From the records below, copy out exactly the lines from the one containing "6 --[(~x2 & ~x2)] d--> 5" to the one containing "First discard every", both included. Add nothing else.

Saved data entries:
....................

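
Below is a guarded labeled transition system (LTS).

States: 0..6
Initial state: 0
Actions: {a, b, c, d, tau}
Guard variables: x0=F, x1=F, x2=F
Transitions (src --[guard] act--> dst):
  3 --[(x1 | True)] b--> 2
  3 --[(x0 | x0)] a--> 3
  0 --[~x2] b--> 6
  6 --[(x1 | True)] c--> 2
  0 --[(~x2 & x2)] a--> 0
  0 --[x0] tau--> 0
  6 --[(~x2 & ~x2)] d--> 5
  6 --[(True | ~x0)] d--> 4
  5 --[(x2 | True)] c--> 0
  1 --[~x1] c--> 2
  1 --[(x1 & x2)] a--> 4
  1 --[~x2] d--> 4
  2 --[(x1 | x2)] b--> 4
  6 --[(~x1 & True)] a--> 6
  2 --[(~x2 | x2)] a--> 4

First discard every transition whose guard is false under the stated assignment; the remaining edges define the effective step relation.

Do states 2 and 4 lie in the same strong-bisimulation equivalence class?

Compute ~ classes (split until stable):
  P[0] = {{0,1,2,3,4,5,6}}
  P[1] = {{0,3},{1},{2},{4},{5},{6}}
  P[2] = {{0},{1},{2},{3},{4},{5},{6}}
stable after 3 split(s): 7 block(s)
2∈{2}, 4∈{4}

Answer: NOT BISIMILAR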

....................

» **Exercise output**:
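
  6 --[(~x2 & ~x2)] d--> 5
  6 --[(True | ~x0)] d--> 4
  5 --[(x2 | True)] c--> 0
  1 --[~x1] c--> 2
  1 --[(x1 & x2)] a--> 4
  1 --[~x2] d--> 4
  2 --[(x1 | x2)] b--> 4
  6 --[(~x1 & True)] a--> 6
  2 --[(~x2 | x2)] a--> 4

First discard every transition whose guard is false under the stated assignment; the remaining edges define the effective step relation.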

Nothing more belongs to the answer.